=== Section Start ===

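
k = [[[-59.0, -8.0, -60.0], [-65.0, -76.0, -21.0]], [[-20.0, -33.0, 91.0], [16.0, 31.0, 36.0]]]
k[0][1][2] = -21.0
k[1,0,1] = -33.0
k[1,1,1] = 31.0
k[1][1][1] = 31.0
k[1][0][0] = -20.0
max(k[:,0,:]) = 91.0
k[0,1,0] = -65.0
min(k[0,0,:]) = -60.0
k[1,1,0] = 16.0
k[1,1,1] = 31.0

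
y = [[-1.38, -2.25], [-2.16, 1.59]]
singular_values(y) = [2.77, 2.54]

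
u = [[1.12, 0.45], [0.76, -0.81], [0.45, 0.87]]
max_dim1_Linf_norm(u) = 1.12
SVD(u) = [[-0.82, -0.08],[-0.21, -0.88],[-0.54, 0.47]] @ diag([1.4746593387363438, 1.2146521455452544]) @ [[-0.89, -0.45], [-0.45, 0.89]]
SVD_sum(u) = [[1.08,0.54], [0.28,0.14], [0.71,0.35]] + [[0.04, -0.09], [0.48, -0.95], [-0.26, 0.52]]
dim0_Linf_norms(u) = [1.12, 0.87]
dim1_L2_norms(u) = [1.21, 1.11, 0.98]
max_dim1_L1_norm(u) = 1.57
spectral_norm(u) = 1.47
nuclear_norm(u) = 2.69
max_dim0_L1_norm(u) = 2.33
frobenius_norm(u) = 1.91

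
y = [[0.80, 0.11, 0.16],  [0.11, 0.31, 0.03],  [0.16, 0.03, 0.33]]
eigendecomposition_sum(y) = [[0.77, 0.16, 0.23], [0.16, 0.03, 0.05], [0.23, 0.05, 0.07]] + [[0.03, -0.04, -0.08], [-0.04, 0.05, 0.1], [-0.08, 0.10, 0.2]] + [[0.0, -0.01, 0.01], [-0.01, 0.23, -0.12], [0.01, -0.12, 0.06]]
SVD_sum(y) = [[0.77, 0.16, 0.23], [0.16, 0.03, 0.05], [0.23, 0.05, 0.07]] + [[0.0, -0.01, 0.01],[-0.01, 0.23, -0.12],[0.01, -0.12, 0.06]] + [[0.03, -0.04, -0.08], [-0.04, 0.05, 0.10], [-0.08, 0.10, 0.2]]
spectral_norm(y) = 0.87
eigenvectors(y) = [[0.94, 0.35, 0.05], [0.20, -0.41, -0.89], [0.29, -0.84, 0.45]]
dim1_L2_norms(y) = [0.82, 0.33, 0.37]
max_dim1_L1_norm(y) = 1.07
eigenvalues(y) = [0.87, 0.28, 0.29]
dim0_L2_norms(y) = [0.82, 0.33, 0.37]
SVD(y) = [[-0.94, 0.05, -0.35], [-0.20, -0.89, 0.41], [-0.29, 0.45, 0.84]] @ diag([0.8723893972185973, 0.28859285951769426, 0.2790177432637082]) @ [[-0.94, -0.20, -0.29], [0.05, -0.89, 0.45], [-0.35, 0.41, 0.84]]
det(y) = 0.07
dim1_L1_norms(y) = [1.07, 0.45, 0.52]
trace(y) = 1.44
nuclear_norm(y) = 1.44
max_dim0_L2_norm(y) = 0.82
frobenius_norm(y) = 0.96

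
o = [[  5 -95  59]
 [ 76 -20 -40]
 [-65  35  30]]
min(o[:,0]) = -65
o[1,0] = 76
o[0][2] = 59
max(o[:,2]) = 59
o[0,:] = [5, -95, 59]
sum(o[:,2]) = 49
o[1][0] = 76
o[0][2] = 59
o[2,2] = 30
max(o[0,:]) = 59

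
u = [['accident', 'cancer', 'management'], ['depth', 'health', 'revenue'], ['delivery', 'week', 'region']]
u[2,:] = ['delivery', 'week', 'region']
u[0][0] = 'accident'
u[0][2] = 'management'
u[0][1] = 'cancer'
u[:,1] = ['cancer', 'health', 'week']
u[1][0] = 'depth'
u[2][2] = 'region'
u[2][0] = 'delivery'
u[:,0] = ['accident', 'depth', 'delivery']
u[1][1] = 'health'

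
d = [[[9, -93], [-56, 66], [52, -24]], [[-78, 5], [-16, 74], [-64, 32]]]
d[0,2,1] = -24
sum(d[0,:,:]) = -46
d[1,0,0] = -78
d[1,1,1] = 74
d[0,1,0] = -56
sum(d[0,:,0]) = 5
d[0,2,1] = -24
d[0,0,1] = -93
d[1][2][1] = 32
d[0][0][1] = -93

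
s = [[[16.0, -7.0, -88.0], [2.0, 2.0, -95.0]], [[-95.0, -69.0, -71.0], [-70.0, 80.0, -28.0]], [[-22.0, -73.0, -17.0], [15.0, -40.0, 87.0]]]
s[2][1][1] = -40.0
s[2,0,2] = -17.0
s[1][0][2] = -71.0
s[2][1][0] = 15.0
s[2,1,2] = 87.0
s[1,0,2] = -71.0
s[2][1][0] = 15.0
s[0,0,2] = -88.0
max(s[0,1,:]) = 2.0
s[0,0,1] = -7.0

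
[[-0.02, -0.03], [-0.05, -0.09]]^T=[[-0.02, -0.05], [-0.03, -0.09]]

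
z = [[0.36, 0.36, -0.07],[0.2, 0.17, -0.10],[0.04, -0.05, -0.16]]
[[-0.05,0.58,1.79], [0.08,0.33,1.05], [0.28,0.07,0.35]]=z@[[0.82, 0.30, 5.13],[-1.18, 1.17, -0.3],[-1.15, -0.72, -0.79]]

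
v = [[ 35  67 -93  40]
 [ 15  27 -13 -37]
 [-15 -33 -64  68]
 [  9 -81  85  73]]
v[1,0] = 15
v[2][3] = 68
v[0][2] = -93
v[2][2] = -64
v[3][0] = 9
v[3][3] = 73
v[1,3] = -37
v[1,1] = 27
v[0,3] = 40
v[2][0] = -15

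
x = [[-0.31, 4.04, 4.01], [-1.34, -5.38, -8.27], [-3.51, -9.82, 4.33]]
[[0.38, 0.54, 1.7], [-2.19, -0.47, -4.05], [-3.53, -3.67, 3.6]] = x@[[0.84, 0.09, 0.07],[0.09, 0.28, -0.14],[0.07, -0.14, 0.57]]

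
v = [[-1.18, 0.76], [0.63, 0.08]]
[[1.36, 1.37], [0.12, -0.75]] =v @[[-0.03,-1.19], [1.74,-0.04]]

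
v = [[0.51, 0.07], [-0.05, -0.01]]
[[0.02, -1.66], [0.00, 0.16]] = v@[[0.24, -3.22], [-1.52, -0.22]]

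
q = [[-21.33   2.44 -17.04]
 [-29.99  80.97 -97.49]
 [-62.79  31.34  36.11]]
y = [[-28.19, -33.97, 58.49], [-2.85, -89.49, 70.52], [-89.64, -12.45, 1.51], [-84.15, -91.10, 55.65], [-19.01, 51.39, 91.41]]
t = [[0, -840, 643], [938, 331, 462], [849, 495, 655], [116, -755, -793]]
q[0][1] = 2.44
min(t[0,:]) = -840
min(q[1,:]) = -97.49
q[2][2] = 36.11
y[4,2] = 91.41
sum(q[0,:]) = -35.92999999999999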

=== Section End ===

**Work instruction:**
Proceeding from the line containing "max_dim0_L2_norm(y) = 0.82" through the line containing "[-3.51, -9.82, 4.33]]", transcribe the lines above exactly, both end lines included.

**Task response:**
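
max_dim0_L2_norm(y) = 0.82
frobenius_norm(y) = 0.96

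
o = [[  5 -95  59]
 [ 76 -20 -40]
 [-65  35  30]]
min(o[:,0]) = -65
o[1,0] = 76
o[0][2] = 59
max(o[:,2]) = 59
o[0,:] = [5, -95, 59]
sum(o[:,2]) = 49
o[1][0] = 76
o[0][2] = 59
o[2,2] = 30
max(o[0,:]) = 59

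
u = [['accident', 'cancer', 'management'], ['depth', 'health', 'revenue'], ['delivery', 'week', 'region']]
u[2,:] = ['delivery', 'week', 'region']
u[0][0] = 'accident'
u[0][2] = 'management'
u[0][1] = 'cancer'
u[:,1] = ['cancer', 'health', 'week']
u[1][0] = 'depth'
u[2][2] = 'region'
u[2][0] = 'delivery'
u[:,0] = ['accident', 'depth', 'delivery']
u[1][1] = 'health'

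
d = [[[9, -93], [-56, 66], [52, -24]], [[-78, 5], [-16, 74], [-64, 32]]]
d[0,2,1] = -24
sum(d[0,:,:]) = -46
d[1,0,0] = -78
d[1,1,1] = 74
d[0,1,0] = -56
sum(d[0,:,0]) = 5
d[0,2,1] = -24
d[0,0,1] = -93
d[1][2][1] = 32
d[0][0][1] = -93

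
s = [[[16.0, -7.0, -88.0], [2.0, 2.0, -95.0]], [[-95.0, -69.0, -71.0], [-70.0, 80.0, -28.0]], [[-22.0, -73.0, -17.0], [15.0, -40.0, 87.0]]]
s[2][1][1] = -40.0
s[2,0,2] = -17.0
s[1][0][2] = -71.0
s[2][1][0] = 15.0
s[2,1,2] = 87.0
s[1,0,2] = -71.0
s[2][1][0] = 15.0
s[0,0,2] = -88.0
max(s[0,1,:]) = 2.0
s[0,0,1] = -7.0

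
[[-0.02, -0.03], [-0.05, -0.09]]^T=[[-0.02, -0.05], [-0.03, -0.09]]

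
z = [[0.36, 0.36, -0.07],[0.2, 0.17, -0.10],[0.04, -0.05, -0.16]]
[[-0.05,0.58,1.79], [0.08,0.33,1.05], [0.28,0.07,0.35]]=z@[[0.82, 0.30, 5.13],[-1.18, 1.17, -0.3],[-1.15, -0.72, -0.79]]

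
v = [[ 35  67 -93  40]
 [ 15  27 -13 -37]
 [-15 -33 -64  68]
 [  9 -81  85  73]]
v[1,0] = 15
v[2][3] = 68
v[0][2] = -93
v[2][2] = -64
v[3][0] = 9
v[3][3] = 73
v[1,3] = -37
v[1,1] = 27
v[0,3] = 40
v[2][0] = -15

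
x = [[-0.31, 4.04, 4.01], [-1.34, -5.38, -8.27], [-3.51, -9.82, 4.33]]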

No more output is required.